WHAT THE TASK REQUIRES: The required result is a line count: how many lines in this data hold the word "following". Give only that.

Stored data entries
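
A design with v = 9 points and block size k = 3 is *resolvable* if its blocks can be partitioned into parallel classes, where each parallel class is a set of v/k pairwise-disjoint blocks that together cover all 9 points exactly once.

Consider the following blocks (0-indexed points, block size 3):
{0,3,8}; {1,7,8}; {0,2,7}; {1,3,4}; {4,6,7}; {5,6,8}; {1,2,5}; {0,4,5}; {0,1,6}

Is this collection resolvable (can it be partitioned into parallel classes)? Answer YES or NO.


v = 9, block size k = 3, number of blocks = 9.
For resolvability, blocks must partition into parallel classes of size v/k = 3.
Total blocks must therefore be a multiple of 3: 9 = 3·3 + 0 ⇒ divisible ✓.
Consider block {1,7,8}. The only other block(s) in the collection disjoint from it are {0,4,5} — just 1 block(s). Any parallel class containing {1,7,8} would need 2 other blocks each disjoint from it, so no parallel class of size 3 can contain {1,7,8}.
Since every block must belong to some parallel class in a resolution, the collection cannot be partitioned into parallel classes.
Resolvable? NO.

NO


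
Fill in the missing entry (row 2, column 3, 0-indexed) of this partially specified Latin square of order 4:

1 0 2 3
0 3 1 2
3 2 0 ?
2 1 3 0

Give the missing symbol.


Row 2 contains symbols [0, 2, 3] — missing [1].
Column 3 contains symbols [0, 2, 3] — missing [1].
The missing symbol must appear in both missing sets; intersection = [1].
Therefore the hidden value is 1.

Missing value = 1.


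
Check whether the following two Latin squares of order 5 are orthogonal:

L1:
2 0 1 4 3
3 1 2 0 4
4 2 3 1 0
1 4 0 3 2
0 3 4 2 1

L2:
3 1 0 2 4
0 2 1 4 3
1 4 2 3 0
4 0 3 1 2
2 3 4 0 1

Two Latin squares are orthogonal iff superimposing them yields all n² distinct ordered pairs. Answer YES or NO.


Form the n² = 25 superimposed pairs (L1[i][j], L2[i][j]), row by row (rows and columns indexed from 0):
row 0: (2,3) (0,1) (1,0) (4,2) (3,4)
row 1: (3,0) (1,2) (2,1) (0,4) (4,3)
row 2: (4,1) (2,4) (3,2) (1,3) (0,0)
row 3: (1,4) (4,0) (0,3) (3,1) (2,2)
row 4: (0,2) (3,3) (4,4) (2,0) (1,1)
Orthogonality requires all 25 pairs distinct.
Check by first coordinate: for each symbol s of L1, list the L2 entries in the n cells where L1 = s; they must all differ.
  L1 = 0: L2 entries (in reading order) 1, 4, 0, 3, 2 — all 5 distinct ✓
  L1 = 1: L2 entries (in reading order) 0, 2, 3, 4, 1 — all 5 distinct ✓
  L1 = 2: L2 entries (in reading order) 3, 1, 4, 2, 0 — all 5 distinct ✓
  L1 = 3: L2 entries (in reading order) 4, 0, 2, 1, 3 — all 5 distinct ✓
  L1 = 4: L2 entries (in reading order) 2, 3, 1, 0, 4 — all 5 distinct ✓
Every symbol of L1 meets every symbol of L2 exactly once, so all 25 pairs are distinct (25 of 25).
Conclusion: YES.

YES


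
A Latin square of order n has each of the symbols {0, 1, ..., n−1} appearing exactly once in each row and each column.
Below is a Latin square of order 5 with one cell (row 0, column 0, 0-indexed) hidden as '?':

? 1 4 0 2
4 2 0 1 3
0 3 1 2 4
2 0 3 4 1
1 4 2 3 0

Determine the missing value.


Row 0 contains symbols [0, 1, 2, 4] — missing [3].
Column 0 contains symbols [0, 1, 2, 4] — missing [3].
The missing symbol must appear in both missing sets; intersection = [3].
Therefore the hidden value is 3.

Missing value = 3.


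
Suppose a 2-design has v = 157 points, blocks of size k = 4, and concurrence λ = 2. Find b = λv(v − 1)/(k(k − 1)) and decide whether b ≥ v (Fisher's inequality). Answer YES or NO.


b = λv(v − 1)/(k(k − 1)) = 2·157·156/(4·3) = 48984/12 = 4082.
Compare with v = 157: b ≥ v, so Fisher's inequality holds.

YES


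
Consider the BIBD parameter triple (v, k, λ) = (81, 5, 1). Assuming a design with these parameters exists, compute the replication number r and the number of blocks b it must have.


Any 2-(v, k, λ) BIBD satisfies two necessary conditions:
  (i)  Each point sits in r blocks, and counting incidences through any fixed point gives r(k − 1) = λ(v − 1), so r = λ(v − 1)/(k − 1).
  (ii) Total incidences bk = vr, so b = vr/k.
Step 1: r = λ(v − 1)/(k − 1) = 1·(81 − 1)/(5 − 1) = 1·80/4 = 80/4 = 20.
Step 2: b = vr/k = 81·20/5 = 1620/5 = 324.
Check integrality: r = 20 ∈ Z ✓, b = 324 ∈ Z ✓.
(These identities are necessary conditions: they determine r and b for any design with these parameters, but do not by themselves prove that one exists.)

r = 20, b = 324.


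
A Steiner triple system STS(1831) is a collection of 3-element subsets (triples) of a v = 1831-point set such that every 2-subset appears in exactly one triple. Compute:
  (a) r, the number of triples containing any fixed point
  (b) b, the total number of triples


An STS(v) is a 2-(v, 3, 1) BIBD: block size k = 3, λ = 1.
Replication: r(k − 1) = λ(v − 1) ⇒ r·2 = 1831 − 1 = 1830 ⇒ r = 915.
Block count: b = v(v − 1)/6 = 1831·1830/6 = 3350730/6 = 558455.

r = 915, b = 558455.


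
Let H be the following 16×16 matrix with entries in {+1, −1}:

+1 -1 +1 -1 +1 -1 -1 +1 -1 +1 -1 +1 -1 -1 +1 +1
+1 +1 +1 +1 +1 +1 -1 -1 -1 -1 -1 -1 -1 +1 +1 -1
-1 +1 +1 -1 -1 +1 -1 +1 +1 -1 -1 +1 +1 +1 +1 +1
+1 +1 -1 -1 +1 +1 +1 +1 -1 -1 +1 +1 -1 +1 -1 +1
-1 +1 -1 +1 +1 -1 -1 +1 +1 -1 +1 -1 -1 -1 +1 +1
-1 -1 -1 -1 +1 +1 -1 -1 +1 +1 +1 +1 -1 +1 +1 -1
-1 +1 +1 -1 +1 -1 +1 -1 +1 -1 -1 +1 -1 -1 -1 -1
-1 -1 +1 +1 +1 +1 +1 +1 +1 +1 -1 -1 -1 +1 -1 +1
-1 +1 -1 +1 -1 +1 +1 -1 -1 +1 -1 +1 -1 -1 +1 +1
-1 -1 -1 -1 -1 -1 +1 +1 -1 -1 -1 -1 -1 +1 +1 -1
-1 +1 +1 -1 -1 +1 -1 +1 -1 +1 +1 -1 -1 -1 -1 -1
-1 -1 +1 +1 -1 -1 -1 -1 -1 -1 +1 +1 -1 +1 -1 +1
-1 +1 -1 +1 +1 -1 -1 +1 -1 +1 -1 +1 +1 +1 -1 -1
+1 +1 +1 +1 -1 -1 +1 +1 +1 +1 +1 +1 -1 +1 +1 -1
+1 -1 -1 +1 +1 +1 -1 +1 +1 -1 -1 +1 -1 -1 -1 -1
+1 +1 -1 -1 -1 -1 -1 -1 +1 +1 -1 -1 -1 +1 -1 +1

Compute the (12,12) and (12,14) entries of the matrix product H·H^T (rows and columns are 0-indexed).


Row 12 of H: [-1, 1, -1, 1, 1, -1, -1, 1, -1, 1, -1, 1, 1, 1, -1, -1].
Row 14 of H: [1, -1, -1, 1, 1, 1, -1, 1, 1, -1, -1, 1, -1, -1, -1, -1].
(H·H^T)[12][12] = Σ_j H[12][j]·H[12][j] = (-1)² + (1)² + (-1)² + (1)² + (1)² + (-1)² + (-1)² + (1)² + (-1)² + (1)² + (-1)² + (1)² + (1)² + (1)² + (-1)² + (-1)² = 1 + 1 + 1 + 1 + 1 + 1 + 1 + 1 + 1 + 1 + 1 + 1 + 1 + 1 + 1 + 1 = 16.
(H·H^T)[12][14] = Σ_j H[12][j]·H[14][j] = (-1)·(1) + (1)·(-1) + (-1)·(-1) + (1)·(1) + (1)·(1) + (-1)·(1) + (-1)·(-1) + (1)·(1) + (-1)·(1) + (1)·(-1) + (-1)·(-1) + (1)·(1) + (1)·(-1) + (1)·(-1) + (-1)·(-1) + (-1)·(-1) = -1 + -1 + 1 + 1 + 1 + -1 + 1 + 1 + -1 + -1 + 1 + 1 + -1 + -1 + 1 + 1 = 2.
Rows 12 and 14 are not orthogonal (dot product = 2 ≠ 0), so H is not a Hadamard matrix.

(12,12) entry = 16; (12,14) entry = 2.


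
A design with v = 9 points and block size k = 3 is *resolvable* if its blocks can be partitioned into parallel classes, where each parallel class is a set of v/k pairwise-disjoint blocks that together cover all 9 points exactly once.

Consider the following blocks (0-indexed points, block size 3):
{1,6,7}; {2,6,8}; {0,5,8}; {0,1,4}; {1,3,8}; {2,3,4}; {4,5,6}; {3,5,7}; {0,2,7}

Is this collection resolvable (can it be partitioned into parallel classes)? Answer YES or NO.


v = 9, block size k = 3, number of blocks = 9.
For resolvability, blocks must partition into parallel classes of size v/k = 3.
Total blocks must therefore be a multiple of 3: 9 = 3·3 + 0 ⇒ divisible ✓.
Greedy packing gives 3 candidate class(es). Each should be a full parallel class (size 3, covers all 9 points).
  Class 1 (3 blocks): {1,6,7}; {0,5,8}; {2,3,4}. Points covered: [0, 1, 2, 3, 4, 5, 6, 7, 8].
  Class 2 (3 blocks): {2,6,8}; {0,1,4}; {3,5,7}. Points covered: [0, 1, 2, 3, 4, 5, 6, 7, 8].
  Class 3 (3 blocks): {1,3,8}; {4,5,6}; {0,2,7}. Points covered: [0, 1, 2, 3, 4, 5, 6, 7, 8].
All classes full (size 3)? YES. All classes cover every point? YES.
Resolvable? YES.

YES


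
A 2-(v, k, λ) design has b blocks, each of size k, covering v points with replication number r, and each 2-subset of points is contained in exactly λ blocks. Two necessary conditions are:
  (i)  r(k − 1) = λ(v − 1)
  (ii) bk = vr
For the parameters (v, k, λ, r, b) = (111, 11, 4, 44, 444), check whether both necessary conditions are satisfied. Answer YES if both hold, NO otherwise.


Condition (i): r(k − 1) = 44·10 = 440; λ(v − 1) = 4·110 = 440. Match? YES.
Condition (ii): bk = 444·11 = 4884; vr = 111·44 = 4884. Match? YES.
Both conditions hold? YES.

YES


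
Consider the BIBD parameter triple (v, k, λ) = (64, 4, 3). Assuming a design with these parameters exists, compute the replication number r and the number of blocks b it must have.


Any 2-(v, k, λ) BIBD satisfies two necessary conditions:
  (i)  Each point sits in r blocks, and counting incidences through any fixed point gives r(k − 1) = λ(v − 1), so r = λ(v − 1)/(k − 1).
  (ii) Total incidences bk = vr, so b = vr/k.
Step 1: r = λ(v − 1)/(k − 1) = 3·(64 − 1)/(4 − 1) = 3·63/3 = 189/3 = 63.
Step 2: b = vr/k = 64·63/4 = 4032/4 = 1008.
Check integrality: r = 63 ∈ Z ✓, b = 1008 ∈ Z ✓.
(These identities are necessary conditions: they determine r and b for any design with these parameters, but do not by themselves prove that one exists.)

r = 63, b = 1008.


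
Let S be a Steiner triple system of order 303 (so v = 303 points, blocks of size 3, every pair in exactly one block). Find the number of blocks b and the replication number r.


An STS(v) is a 2-(v, 3, 1) BIBD: block size k = 3, λ = 1.
Replication: r(k − 1) = λ(v − 1) ⇒ r·2 = 303 − 1 = 302 ⇒ r = 151.
Block count: bk = vr ⇒ b·3 = 303·151 = 45753 ⇒ b = 15251.

r = 151, b = 15251.


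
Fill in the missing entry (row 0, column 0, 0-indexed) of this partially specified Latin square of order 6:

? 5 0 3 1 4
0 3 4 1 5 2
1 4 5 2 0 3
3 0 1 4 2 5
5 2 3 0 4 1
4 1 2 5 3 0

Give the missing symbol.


Row 0 contains symbols [0, 1, 3, 4, 5] — missing [2].
Column 0 contains symbols [0, 1, 3, 4, 5] — missing [2].
The missing symbol must appear in both missing sets; intersection = [2].
Therefore the hidden value is 2.

Missing value = 2.


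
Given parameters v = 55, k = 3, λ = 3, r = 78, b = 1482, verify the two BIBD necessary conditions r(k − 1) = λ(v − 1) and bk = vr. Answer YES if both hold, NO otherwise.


Condition (i): r(k − 1) = 78·2 = 156; λ(v − 1) = 3·54 = 162. Match? NO.
Condition (ii): bk = 1482·3 = 4446; vr = 55·78 = 4290. Match? NO.
Both conditions hold? NO.

NO


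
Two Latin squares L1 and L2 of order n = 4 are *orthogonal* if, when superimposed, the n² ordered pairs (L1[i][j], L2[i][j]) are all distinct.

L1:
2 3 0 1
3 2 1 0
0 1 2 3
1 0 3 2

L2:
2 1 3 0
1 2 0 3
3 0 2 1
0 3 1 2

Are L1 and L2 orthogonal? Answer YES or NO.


Form the n² = 16 superimposed pairs (L1[i][j], L2[i][j]), row by row (rows and columns indexed from 0):
row 0: (2,2) (3,1) (0,3) (1,0)
row 1: (3,1) (2,2) (1,0) (0,3)
row 2: (0,3) (1,0) (2,2) (3,1)
row 3: (1,0) (0,3) (3,1) (2,2)
Orthogonality requires all 16 pairs distinct.
But the pair (3,1) repeats: cell (0,1) has L1 = 3, L2 = 1, and cell (1,0) has L1 = 3, L2 = 1.
A repeated pair means some other pair never occurs (only 4 distinct pairs out of 16), so the squares are not orthogonal.
Conclusion: NO.

NO


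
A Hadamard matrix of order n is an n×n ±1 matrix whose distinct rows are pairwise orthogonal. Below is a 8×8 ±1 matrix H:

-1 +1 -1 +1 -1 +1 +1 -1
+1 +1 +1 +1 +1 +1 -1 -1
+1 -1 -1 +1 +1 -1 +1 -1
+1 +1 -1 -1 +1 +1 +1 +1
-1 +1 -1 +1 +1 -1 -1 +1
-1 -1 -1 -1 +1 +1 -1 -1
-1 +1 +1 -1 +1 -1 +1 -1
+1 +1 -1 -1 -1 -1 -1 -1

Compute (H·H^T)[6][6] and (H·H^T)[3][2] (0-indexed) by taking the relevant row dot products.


Row 2 of H: [1, -1, -1, 1, 1, -1, 1, -1].
Row 3 of H: [1, 1, -1, -1, 1, 1, 1, 1].
Row 6 of H: [-1, 1, 1, -1, 1, -1, 1, -1].
(H·H^T)[6][6] = Σ_j H[6][j]·H[6][j] = (-1)² + (1)² + (1)² + (-1)² + (1)² + (-1)² + (1)² + (-1)² = 1 + 1 + 1 + 1 + 1 + 1 + 1 + 1 = 8.
(H·H^T)[3][2] = Σ_j H[3][j]·H[2][j] = (1)·(1) + (1)·(-1) + (-1)·(-1) + (-1)·(1) + (1)·(1) + (1)·(-1) + (1)·(1) + (1)·(-1) = 1 + -1 + 1 + -1 + 1 + -1 + 1 + -1 = 0.
So rows 3 and 2 are orthogonal; the diagonal entry equals n = 8.

(6,6) entry = 8; (3,2) entry = 0.


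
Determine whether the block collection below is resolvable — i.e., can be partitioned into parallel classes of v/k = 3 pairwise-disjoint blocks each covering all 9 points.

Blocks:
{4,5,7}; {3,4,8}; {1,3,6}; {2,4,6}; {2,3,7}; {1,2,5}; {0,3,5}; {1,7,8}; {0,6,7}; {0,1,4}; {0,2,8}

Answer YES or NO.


v = 9, block size k = 3, number of blocks = 11.
For resolvability, blocks must partition into parallel classes of size v/k = 3.
Total blocks must therefore be a multiple of 3: 11 = 3·3 + 2 ⇒ not divisible ✗.
Resolvable? NO.

NO


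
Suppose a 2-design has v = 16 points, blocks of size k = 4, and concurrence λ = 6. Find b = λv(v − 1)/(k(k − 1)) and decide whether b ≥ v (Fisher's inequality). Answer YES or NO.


r = λ(v − 1)/(k − 1) = 6·15/3 = 30.
b = vr/k = 16·30/4 = 120.
Fisher's inequality: b ≥ v ⇔ 120 ≥ 16? YES.

YES


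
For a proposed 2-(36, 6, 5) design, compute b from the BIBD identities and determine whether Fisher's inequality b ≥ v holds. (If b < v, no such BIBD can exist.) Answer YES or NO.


b = λv(v − 1)/(k(k − 1)) = 5·36·35/(6·5) = 6300/30 = 210.
Compare with v = 36: b ≥ v, so Fisher's inequality holds.

YES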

RESPONSE AREA: 4